* [Work required] In the records that follow, the lines from the one containing "Let g = -3*(-4" to the one containing "Answer: 18554332510229077/19801953369379412 ≈", inclusive, are to be given again exactly.

++++ Given records ++++

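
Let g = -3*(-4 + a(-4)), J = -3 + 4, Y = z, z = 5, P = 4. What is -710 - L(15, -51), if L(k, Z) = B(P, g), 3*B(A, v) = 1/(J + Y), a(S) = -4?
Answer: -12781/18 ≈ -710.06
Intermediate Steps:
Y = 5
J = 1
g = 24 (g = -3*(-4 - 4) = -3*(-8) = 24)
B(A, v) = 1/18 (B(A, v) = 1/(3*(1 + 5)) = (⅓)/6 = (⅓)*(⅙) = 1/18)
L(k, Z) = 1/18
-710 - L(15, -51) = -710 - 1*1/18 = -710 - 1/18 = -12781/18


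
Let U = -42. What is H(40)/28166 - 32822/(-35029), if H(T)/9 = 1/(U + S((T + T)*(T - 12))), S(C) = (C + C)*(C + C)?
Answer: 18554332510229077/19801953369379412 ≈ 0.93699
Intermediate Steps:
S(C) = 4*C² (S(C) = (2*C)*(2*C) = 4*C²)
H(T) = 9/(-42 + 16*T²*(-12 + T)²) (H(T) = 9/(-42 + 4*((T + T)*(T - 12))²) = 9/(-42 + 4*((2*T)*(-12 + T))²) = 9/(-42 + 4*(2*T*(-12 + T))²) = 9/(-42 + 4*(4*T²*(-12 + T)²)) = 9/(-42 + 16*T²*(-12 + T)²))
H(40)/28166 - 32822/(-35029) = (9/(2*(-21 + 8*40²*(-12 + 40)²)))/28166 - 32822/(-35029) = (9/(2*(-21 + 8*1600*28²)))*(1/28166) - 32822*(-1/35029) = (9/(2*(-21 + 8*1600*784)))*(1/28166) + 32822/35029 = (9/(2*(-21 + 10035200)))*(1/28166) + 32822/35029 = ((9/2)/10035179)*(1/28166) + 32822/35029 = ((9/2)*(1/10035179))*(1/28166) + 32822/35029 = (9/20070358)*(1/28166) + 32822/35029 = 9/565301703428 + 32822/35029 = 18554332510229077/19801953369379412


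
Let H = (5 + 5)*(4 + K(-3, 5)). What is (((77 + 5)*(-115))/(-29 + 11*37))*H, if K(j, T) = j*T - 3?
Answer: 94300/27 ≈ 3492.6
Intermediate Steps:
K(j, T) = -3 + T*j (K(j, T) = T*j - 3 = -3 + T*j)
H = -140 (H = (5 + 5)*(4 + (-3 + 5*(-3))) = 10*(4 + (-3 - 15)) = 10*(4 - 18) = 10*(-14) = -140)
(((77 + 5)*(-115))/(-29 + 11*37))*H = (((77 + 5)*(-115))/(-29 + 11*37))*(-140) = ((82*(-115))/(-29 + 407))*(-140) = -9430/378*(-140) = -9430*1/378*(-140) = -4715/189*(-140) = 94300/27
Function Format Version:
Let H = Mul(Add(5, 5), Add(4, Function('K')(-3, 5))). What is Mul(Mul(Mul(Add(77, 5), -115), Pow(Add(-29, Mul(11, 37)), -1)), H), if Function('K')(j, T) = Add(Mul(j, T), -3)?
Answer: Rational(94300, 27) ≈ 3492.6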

++++
++++ Given records ++++

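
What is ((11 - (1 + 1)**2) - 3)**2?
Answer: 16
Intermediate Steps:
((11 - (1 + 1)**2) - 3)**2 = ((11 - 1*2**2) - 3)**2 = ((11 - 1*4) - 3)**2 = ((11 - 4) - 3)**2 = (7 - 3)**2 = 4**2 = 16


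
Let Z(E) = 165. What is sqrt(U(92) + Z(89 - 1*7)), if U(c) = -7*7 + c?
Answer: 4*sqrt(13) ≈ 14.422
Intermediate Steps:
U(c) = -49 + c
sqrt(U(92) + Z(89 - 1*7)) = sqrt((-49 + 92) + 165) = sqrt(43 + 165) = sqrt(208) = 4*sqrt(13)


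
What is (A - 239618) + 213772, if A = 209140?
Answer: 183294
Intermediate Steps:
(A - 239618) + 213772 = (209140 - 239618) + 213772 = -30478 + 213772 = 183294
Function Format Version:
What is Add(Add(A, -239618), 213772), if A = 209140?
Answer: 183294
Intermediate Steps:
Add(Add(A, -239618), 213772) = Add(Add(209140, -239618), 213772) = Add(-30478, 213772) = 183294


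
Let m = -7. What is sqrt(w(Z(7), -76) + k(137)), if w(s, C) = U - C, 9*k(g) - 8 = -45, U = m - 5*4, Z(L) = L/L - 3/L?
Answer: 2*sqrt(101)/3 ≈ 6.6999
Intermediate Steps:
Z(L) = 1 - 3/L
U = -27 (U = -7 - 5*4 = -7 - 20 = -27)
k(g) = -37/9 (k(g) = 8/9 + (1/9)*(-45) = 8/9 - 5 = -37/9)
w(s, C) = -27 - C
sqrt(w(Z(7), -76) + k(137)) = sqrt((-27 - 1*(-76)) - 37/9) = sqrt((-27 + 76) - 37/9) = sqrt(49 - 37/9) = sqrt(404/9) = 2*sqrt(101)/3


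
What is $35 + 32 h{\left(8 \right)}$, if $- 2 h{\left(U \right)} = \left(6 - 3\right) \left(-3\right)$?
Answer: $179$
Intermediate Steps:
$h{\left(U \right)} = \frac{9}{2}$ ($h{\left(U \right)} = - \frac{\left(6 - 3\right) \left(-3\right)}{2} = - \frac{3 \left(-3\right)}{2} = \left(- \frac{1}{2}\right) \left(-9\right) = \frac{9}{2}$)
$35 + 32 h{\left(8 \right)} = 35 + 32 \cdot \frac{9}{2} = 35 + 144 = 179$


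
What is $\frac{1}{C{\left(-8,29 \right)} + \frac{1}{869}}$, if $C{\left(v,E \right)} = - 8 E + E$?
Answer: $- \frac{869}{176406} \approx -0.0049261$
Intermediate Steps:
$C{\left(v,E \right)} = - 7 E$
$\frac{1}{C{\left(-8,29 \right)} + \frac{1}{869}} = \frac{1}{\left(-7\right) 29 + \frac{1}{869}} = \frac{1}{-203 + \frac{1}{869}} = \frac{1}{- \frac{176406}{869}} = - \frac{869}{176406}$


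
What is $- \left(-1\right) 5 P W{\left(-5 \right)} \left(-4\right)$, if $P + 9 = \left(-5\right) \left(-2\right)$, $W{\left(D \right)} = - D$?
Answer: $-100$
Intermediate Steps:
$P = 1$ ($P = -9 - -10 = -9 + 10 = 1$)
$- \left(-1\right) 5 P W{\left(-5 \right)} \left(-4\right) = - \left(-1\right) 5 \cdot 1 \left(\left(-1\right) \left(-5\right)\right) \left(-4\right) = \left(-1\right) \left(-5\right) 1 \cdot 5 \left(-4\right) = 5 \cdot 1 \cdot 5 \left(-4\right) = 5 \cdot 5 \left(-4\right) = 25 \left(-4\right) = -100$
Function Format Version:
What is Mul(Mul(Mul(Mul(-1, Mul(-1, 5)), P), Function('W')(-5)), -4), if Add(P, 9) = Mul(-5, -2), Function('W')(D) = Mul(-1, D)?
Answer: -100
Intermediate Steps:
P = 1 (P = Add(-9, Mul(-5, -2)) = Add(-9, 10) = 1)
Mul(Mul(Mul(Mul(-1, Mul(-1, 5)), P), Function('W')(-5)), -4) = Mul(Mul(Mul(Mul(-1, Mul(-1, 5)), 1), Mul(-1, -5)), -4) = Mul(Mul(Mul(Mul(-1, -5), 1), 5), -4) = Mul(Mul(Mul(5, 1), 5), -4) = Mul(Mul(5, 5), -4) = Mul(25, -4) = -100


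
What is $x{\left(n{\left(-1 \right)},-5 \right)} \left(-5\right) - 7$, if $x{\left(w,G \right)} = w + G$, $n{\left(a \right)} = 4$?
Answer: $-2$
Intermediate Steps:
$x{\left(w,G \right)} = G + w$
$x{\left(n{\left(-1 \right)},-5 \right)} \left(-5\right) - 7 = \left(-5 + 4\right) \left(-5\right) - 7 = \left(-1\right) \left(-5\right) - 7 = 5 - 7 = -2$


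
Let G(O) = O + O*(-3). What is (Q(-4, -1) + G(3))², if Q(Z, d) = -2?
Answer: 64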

++++
++++ Given records ++++

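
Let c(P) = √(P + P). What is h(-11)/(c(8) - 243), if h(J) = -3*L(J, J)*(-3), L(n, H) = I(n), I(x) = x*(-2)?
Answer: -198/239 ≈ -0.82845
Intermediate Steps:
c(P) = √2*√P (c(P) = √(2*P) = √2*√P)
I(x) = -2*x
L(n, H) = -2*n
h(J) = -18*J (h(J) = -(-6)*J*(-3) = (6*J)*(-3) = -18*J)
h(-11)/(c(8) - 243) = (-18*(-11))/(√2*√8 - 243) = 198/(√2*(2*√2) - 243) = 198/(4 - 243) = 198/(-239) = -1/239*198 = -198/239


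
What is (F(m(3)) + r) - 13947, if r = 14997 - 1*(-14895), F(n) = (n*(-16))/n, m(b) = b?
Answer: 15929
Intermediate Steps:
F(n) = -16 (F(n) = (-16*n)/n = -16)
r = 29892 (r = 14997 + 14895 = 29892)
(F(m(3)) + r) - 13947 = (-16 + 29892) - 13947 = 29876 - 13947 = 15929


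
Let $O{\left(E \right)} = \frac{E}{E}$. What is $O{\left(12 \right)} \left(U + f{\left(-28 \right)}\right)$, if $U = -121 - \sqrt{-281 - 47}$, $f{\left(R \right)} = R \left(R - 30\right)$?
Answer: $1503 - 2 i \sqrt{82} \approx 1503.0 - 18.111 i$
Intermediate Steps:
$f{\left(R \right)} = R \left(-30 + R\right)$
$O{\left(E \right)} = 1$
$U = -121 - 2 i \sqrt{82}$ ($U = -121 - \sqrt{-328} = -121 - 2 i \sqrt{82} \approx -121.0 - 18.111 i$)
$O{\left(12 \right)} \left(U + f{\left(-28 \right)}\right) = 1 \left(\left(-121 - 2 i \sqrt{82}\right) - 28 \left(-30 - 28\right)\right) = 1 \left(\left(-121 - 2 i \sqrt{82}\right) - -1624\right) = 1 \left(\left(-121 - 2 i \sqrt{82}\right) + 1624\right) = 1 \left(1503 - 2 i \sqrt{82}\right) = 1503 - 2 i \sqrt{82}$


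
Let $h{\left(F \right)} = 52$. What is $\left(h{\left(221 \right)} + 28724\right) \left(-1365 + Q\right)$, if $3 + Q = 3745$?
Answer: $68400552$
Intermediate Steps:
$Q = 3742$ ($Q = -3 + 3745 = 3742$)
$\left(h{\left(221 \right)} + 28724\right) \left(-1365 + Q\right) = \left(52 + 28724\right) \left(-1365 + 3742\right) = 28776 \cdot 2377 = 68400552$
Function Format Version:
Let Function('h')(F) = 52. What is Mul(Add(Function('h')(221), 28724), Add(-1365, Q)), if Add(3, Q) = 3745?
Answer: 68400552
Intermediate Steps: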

++++

* [Response box]
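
Let g = -3*(-4 + a(-4)), J = -3 + 4, Y = z, z = 5, P = 4. What is -710 - L(15, -51), if L(k, Z) = B(P, g), 3*B(A, v) = 1/(J + Y), a(S) = -4?
Answer: -12781/18 ≈ -710.06
Intermediate Steps:
Y = 5
J = 1
g = 24 (g = -3*(-4 - 4) = -3*(-8) = 24)
B(A, v) = 1/18 (B(A, v) = 1/(3*(1 + 5)) = (⅓)/6 = (⅓)*(⅙) = 1/18)
L(k, Z) = 1/18
-710 - L(15, -51) = -710 - 1*1/18 = -710 - 1/18 = -12781/18


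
Let U = -42. What is H(40)/28166 - 32822/(-35029), if H(T)/9 = 1/(U + S((T + T)*(T - 12))), S(C) = (C + C)*(C + C)?
Answer: 18554332510229077/19801953369379412 ≈ 0.93699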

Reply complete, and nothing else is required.